* AIM OF THE EXERCISE
Set down each entry again exactly as written.

* PROVIDED DATA
- - - -

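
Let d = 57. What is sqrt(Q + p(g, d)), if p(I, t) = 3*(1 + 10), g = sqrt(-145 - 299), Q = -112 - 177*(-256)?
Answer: sqrt(45233) ≈ 212.68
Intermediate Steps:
Q = 45200 (Q = -112 + 45312 = 45200)
g = 2*I*sqrt(111) (g = sqrt(-444) = 2*I*sqrt(111) ≈ 21.071*I)
p(I, t) = 33 (p(I, t) = 3*11 = 33)
sqrt(Q + p(g, d)) = sqrt(45200 + 33) = sqrt(45233)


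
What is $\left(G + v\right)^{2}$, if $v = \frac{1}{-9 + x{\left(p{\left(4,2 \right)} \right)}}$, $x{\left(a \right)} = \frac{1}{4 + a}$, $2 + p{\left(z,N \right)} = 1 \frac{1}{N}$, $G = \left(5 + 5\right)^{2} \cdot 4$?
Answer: $\frac{295668025}{1849} \approx 1.5991 \cdot 10^{5}$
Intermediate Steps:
$G = 400$ ($G = 10^{2} \cdot 4 = 100 \cdot 4 = 400$)
$p{\left(z,N \right)} = -2 + \frac{1}{N}$ ($p{\left(z,N \right)} = -2 + 1 \frac{1}{N} = -2 + \frac{1}{N}$)
$v = - \frac{5}{43}$ ($v = \frac{1}{-9 + \frac{1}{4 - \left(2 - \frac{1}{2}\right)}} = \frac{1}{-9 + \frac{1}{4 + \left(-2 + \frac{1}{2}\right)}} = \frac{1}{-9 + \frac{1}{4 - \frac{3}{2}}} = \frac{1}{-9 + \frac{1}{\frac{5}{2}}} = \frac{1}{-9 + \frac{2}{5}} = \frac{1}{- \frac{43}{5}} = - \frac{5}{43} \approx -0.11628$)
$\left(G + v\right)^{2} = \left(400 - \frac{5}{43}\right)^{2} = \left(\frac{17195}{43}\right)^{2} = \frac{295668025}{1849}$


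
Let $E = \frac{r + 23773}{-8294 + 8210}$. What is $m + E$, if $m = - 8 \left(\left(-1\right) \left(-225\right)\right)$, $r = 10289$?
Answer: $- \frac{4411}{2} \approx -2205.5$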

- - - -

* EXERCISE SOLUTION
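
Let d = 57. What is sqrt(Q + p(g, d)), if p(I, t) = 3*(1 + 10), g = sqrt(-145 - 299), Q = -112 - 177*(-256)?
Answer: sqrt(45233) ≈ 212.68
Intermediate Steps:
Q = 45200 (Q = -112 + 45312 = 45200)
g = 2*I*sqrt(111) (g = sqrt(-444) = 2*I*sqrt(111) ≈ 21.071*I)
p(I, t) = 33 (p(I, t) = 3*11 = 33)
sqrt(Q + p(g, d)) = sqrt(45200 + 33) = sqrt(45233)


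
What is $\left(G + v\right)^{2}$, if $v = \frac{1}{-9 + x{\left(p{\left(4,2 \right)} \right)}}$, $x{\left(a \right)} = \frac{1}{4 + a}$, $2 + p{\left(z,N \right)} = 1 \frac{1}{N}$, $G = \left(5 + 5\right)^{2} \cdot 4$?
Answer: $\frac{295668025}{1849} \approx 1.5991 \cdot 10^{5}$
Intermediate Steps:
$G = 400$ ($G = 10^{2} \cdot 4 = 100 \cdot 4 = 400$)
$p{\left(z,N \right)} = -2 + \frac{1}{N}$ ($p{\left(z,N \right)} = -2 + 1 \frac{1}{N} = -2 + \frac{1}{N}$)
$v = - \frac{5}{43}$ ($v = \frac{1}{-9 + \frac{1}{4 - \left(2 - \frac{1}{2}\right)}} = \frac{1}{-9 + \frac{1}{4 + \left(-2 + \frac{1}{2}\right)}} = \frac{1}{-9 + \frac{1}{4 - \frac{3}{2}}} = \frac{1}{-9 + \frac{1}{\frac{5}{2}}} = \frac{1}{-9 + \frac{2}{5}} = \frac{1}{- \frac{43}{5}} = - \frac{5}{43} \approx -0.11628$)
$\left(G + v\right)^{2} = \left(400 - \frac{5}{43}\right)^{2} = \left(\frac{17195}{43}\right)^{2} = \frac{295668025}{1849}$


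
Let $E = \frac{r + 23773}{-8294 + 8210}$. What is $m + E$, if $m = - 8 \left(\left(-1\right) \left(-225\right)\right)$, $r = 10289$?
Answer: $- \frac{4411}{2} \approx -2205.5$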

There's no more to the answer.